**ACTIVITY:** Word for word, please restate the lines from the beginning of the data through the line in which "(L = left 90°, R = right 90°, U = reverse)" appears.

**EXERCISE DATA:**
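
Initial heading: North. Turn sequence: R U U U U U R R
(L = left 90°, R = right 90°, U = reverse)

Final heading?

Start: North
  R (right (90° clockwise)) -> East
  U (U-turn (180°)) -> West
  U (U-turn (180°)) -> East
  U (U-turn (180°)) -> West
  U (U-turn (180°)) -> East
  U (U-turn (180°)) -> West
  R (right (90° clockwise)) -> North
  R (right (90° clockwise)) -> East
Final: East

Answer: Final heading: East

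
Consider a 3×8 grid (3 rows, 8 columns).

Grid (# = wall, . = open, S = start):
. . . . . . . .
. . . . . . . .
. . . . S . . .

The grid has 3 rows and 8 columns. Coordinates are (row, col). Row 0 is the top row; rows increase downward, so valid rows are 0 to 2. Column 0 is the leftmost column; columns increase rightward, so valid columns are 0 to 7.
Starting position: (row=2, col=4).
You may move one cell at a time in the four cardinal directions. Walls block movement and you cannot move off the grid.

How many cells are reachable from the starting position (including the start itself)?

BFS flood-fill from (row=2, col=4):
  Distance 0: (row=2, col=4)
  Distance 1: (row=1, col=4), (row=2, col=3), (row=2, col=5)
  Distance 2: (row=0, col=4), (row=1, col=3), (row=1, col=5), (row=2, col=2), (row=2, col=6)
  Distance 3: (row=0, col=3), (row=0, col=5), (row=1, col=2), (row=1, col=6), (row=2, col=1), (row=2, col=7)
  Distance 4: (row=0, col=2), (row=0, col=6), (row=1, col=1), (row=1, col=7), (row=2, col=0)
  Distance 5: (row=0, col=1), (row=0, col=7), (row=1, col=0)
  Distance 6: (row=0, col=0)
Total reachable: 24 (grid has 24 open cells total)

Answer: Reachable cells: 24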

**FINAL ANSWER:**
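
Initial heading: North. Turn sequence: R U U U U U R R
(L = left 90°, R = right 90°, U = reverse)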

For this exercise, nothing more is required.